- **Task brief**
Take the data that sits below and write it out again exactly.

- **Available data**
┄┄┄┄┄┄┄┄┄┄

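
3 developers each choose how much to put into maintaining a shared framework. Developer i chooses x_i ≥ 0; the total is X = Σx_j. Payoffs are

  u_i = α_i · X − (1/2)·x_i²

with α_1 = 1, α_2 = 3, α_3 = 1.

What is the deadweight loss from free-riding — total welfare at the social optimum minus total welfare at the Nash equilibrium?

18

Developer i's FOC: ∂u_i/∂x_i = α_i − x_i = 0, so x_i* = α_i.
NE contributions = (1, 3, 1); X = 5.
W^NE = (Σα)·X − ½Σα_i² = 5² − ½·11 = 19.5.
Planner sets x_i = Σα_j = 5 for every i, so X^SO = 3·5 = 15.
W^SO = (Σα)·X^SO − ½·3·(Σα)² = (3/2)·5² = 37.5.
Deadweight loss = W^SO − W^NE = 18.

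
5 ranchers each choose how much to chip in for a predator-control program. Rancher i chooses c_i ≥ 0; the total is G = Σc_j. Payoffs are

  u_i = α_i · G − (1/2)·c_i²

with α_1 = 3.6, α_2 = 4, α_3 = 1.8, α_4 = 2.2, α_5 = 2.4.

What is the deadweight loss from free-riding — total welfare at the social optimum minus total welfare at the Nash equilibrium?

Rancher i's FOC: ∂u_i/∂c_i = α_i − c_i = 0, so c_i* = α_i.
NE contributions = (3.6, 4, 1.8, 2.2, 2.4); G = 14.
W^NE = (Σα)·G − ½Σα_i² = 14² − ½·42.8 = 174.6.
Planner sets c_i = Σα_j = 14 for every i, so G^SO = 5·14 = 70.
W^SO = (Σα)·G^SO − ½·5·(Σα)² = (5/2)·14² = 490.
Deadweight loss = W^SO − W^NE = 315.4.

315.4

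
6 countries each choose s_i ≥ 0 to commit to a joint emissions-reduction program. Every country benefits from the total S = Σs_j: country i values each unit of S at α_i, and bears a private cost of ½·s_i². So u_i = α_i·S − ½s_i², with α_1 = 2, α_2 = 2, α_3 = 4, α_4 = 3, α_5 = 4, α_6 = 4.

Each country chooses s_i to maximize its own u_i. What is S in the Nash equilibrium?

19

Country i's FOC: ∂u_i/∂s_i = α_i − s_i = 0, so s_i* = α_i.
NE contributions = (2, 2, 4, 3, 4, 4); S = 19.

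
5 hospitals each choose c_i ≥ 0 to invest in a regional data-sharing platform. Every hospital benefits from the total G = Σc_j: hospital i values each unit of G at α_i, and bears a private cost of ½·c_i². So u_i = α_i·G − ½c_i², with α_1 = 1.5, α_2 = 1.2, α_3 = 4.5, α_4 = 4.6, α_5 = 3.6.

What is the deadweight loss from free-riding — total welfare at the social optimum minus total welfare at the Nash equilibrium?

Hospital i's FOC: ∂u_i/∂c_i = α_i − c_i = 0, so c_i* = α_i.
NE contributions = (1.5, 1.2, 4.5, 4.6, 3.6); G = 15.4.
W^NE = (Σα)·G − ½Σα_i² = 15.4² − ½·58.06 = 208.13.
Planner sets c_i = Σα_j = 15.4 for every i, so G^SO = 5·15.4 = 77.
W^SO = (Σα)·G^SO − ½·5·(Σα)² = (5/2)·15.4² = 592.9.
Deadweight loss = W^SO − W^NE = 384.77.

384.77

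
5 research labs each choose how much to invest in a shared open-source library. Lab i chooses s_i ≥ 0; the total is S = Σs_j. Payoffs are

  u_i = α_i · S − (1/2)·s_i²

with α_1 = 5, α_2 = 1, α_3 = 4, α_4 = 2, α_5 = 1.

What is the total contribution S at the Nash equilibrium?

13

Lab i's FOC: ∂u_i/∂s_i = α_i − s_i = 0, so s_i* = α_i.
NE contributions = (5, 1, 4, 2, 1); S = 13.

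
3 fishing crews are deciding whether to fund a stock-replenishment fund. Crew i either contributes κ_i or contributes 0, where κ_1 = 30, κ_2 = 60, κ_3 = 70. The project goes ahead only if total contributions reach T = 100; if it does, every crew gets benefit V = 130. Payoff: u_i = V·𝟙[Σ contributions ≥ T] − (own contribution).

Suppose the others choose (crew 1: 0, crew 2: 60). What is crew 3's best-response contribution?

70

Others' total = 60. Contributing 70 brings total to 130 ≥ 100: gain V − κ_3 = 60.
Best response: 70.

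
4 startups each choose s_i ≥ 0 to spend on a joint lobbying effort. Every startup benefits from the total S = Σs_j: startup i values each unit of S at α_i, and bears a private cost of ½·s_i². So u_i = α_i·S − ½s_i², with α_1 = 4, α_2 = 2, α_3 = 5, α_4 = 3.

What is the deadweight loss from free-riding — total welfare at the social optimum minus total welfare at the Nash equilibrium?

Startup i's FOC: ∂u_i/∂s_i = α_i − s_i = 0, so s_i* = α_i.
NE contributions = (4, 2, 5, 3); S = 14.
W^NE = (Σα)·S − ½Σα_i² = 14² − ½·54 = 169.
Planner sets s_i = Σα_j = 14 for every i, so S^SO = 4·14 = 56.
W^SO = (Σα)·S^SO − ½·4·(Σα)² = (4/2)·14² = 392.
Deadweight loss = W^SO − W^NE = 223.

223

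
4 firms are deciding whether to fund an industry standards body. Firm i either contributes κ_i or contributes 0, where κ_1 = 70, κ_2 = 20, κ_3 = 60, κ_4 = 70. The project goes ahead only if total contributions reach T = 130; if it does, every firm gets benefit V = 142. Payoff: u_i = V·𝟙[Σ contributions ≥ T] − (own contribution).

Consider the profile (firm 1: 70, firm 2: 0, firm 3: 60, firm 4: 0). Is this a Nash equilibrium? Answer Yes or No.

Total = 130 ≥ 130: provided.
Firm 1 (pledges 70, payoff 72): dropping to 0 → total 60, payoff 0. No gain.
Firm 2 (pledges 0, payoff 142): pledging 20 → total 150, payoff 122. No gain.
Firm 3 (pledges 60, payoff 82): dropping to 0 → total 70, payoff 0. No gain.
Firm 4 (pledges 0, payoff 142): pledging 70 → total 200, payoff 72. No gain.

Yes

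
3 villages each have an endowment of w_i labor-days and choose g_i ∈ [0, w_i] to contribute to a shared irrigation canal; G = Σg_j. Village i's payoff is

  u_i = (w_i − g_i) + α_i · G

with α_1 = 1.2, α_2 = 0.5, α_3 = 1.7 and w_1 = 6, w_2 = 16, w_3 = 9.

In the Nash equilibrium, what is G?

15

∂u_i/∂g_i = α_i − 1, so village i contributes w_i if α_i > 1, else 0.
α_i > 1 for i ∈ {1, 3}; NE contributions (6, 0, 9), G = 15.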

┄┄┄┄┄┄┄┄┄┄

- **Task output**
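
3 developers each choose how much to put into maintaining a shared framework. Developer i chooses x_i ≥ 0; the total is X = Σx_j. Payoffs are

  u_i = α_i · X − (1/2)·x_i²

with α_1 = 1, α_2 = 3, α_3 = 1.

What is the deadweight loss from free-riding — total welfare at the social optimum minus total welfare at the Nash equilibrium?

18

Developer i's FOC: ∂u_i/∂x_i = α_i − x_i = 0, so x_i* = α_i.
NE contributions = (1, 3, 1); X = 5.
W^NE = (Σα)·X − ½Σα_i² = 5² − ½·11 = 19.5.
Planner sets x_i = Σα_j = 5 for every i, so X^SO = 3·5 = 15.
W^SO = (Σα)·X^SO − ½·3·(Σα)² = (3/2)·5² = 37.5.
Deadweight loss = W^SO − W^NE = 18.

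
5 ranchers each choose how much to chip in for a predator-control program. Rancher i chooses c_i ≥ 0; the total is G = Σc_j. Payoffs are

  u_i = α_i · G − (1/2)·c_i²

with α_1 = 3.6, α_2 = 4, α_3 = 1.8, α_4 = 2.2, α_5 = 2.4.

What is the deadweight loss from free-riding — total welfare at the social optimum minus total welfare at the Nash equilibrium?

Rancher i's FOC: ∂u_i/∂c_i = α_i − c_i = 0, so c_i* = α_i.
NE contributions = (3.6, 4, 1.8, 2.2, 2.4); G = 14.
W^NE = (Σα)·G − ½Σα_i² = 14² − ½·42.8 = 174.6.
Planner sets c_i = Σα_j = 14 for every i, so G^SO = 5·14 = 70.
W^SO = (Σα)·G^SO − ½·5·(Σα)² = (5/2)·14² = 490.
Deadweight loss = W^SO − W^NE = 315.4.

315.4

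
6 countries each choose s_i ≥ 0 to commit to a joint emissions-reduction program. Every country benefits from the total S = Σs_j: country i values each unit of S at α_i, and bears a private cost of ½·s_i². So u_i = α_i·S − ½s_i², with α_1 = 2, α_2 = 2, α_3 = 4, α_4 = 3, α_5 = 4, α_6 = 4.

Each country chooses s_i to maximize its own u_i. What is S in the Nash equilibrium?

19

Country i's FOC: ∂u_i/∂s_i = α_i − s_i = 0, so s_i* = α_i.
NE contributions = (2, 2, 4, 3, 4, 4); S = 19.

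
5 hospitals each choose c_i ≥ 0 to invest in a regional data-sharing platform. Every hospital benefits from the total G = Σc_j: hospital i values each unit of G at α_i, and bears a private cost of ½·c_i². So u_i = α_i·G − ½c_i², with α_1 = 1.5, α_2 = 1.2, α_3 = 4.5, α_4 = 4.6, α_5 = 3.6.

What is the deadweight loss from free-riding — total welfare at the social optimum minus total welfare at the Nash equilibrium?

Hospital i's FOC: ∂u_i/∂c_i = α_i − c_i = 0, so c_i* = α_i.
NE contributions = (1.5, 1.2, 4.5, 4.6, 3.6); G = 15.4.
W^NE = (Σα)·G − ½Σα_i² = 15.4² − ½·58.06 = 208.13.
Planner sets c_i = Σα_j = 15.4 for every i, so G^SO = 5·15.4 = 77.
W^SO = (Σα)·G^SO − ½·5·(Σα)² = (5/2)·15.4² = 592.9.
Deadweight loss = W^SO − W^NE = 384.77.

384.77

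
5 research labs each choose how much to invest in a shared open-source library. Lab i chooses s_i ≥ 0; the total is S = Σs_j. Payoffs are

  u_i = α_i · S − (1/2)·s_i²

with α_1 = 5, α_2 = 1, α_3 = 4, α_4 = 2, α_5 = 1.

What is the total contribution S at the Nash equilibrium?

13

Lab i's FOC: ∂u_i/∂s_i = α_i − s_i = 0, so s_i* = α_i.
NE contributions = (5, 1, 4, 2, 1); S = 13.

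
3 fishing crews are deciding whether to fund a stock-replenishment fund. Crew i either contributes κ_i or contributes 0, where κ_1 = 30, κ_2 = 60, κ_3 = 70. The project goes ahead only if total contributions reach T = 100; if it does, every crew gets benefit V = 130. Payoff: u_i = V·𝟙[Σ contributions ≥ T] − (own contribution).

Suppose the others choose (crew 1: 0, crew 2: 60). What is crew 3's best-response contribution?

70

Others' total = 60. Contributing 70 brings total to 130 ≥ 100: gain V − κ_3 = 60.
Best response: 70.

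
4 startups each choose s_i ≥ 0 to spend on a joint lobbying effort. Every startup benefits from the total S = Σs_j: startup i values each unit of S at α_i, and bears a private cost of ½·s_i². So u_i = α_i·S − ½s_i², with α_1 = 4, α_2 = 2, α_3 = 5, α_4 = 3.

What is the deadweight loss from free-riding — total welfare at the social optimum minus total welfare at the Nash equilibrium?

Startup i's FOC: ∂u_i/∂s_i = α_i − s_i = 0, so s_i* = α_i.
NE contributions = (4, 2, 5, 3); S = 14.
W^NE = (Σα)·S − ½Σα_i² = 14² − ½·54 = 169.
Planner sets s_i = Σα_j = 14 for every i, so S^SO = 4·14 = 56.
W^SO = (Σα)·S^SO − ½·4·(Σα)² = (4/2)·14² = 392.
Deadweight loss = W^SO − W^NE = 223.

223

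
4 firms are deciding whether to fund an industry standards body. Firm i either contributes κ_i or contributes 0, where κ_1 = 70, κ_2 = 20, κ_3 = 60, κ_4 = 70. The project goes ahead only if total contributions reach T = 130; if it does, every firm gets benefit V = 142. Payoff: u_i = V·𝟙[Σ contributions ≥ T] − (own contribution).

Consider the profile (firm 1: 70, firm 2: 0, firm 3: 60, firm 4: 0). Is this a Nash equilibrium? Answer Yes or No.

Total = 130 ≥ 130: provided.
Firm 1 (pledges 70, payoff 72): dropping to 0 → total 60, payoff 0. No gain.
Firm 2 (pledges 0, payoff 142): pledging 20 → total 150, payoff 122. No gain.
Firm 3 (pledges 60, payoff 82): dropping to 0 → total 70, payoff 0. No gain.
Firm 4 (pledges 0, payoff 142): pledging 70 → total 200, payoff 72. No gain.

Yes

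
3 villages each have an endowment of w_i labor-days and choose g_i ∈ [0, w_i] to contribute to a shared irrigation canal; G = Σg_j. Village i's payoff is

  u_i = (w_i − g_i) + α_i · G

with α_1 = 1.2, α_2 = 0.5, α_3 = 1.7 and w_1 = 6, w_2 = 16, w_3 = 9.

In the Nash equilibrium, what is G?

15

∂u_i/∂g_i = α_i − 1, so village i contributes w_i if α_i > 1, else 0.
α_i > 1 for i ∈ {1, 3}; NE contributions (6, 0, 9), G = 15.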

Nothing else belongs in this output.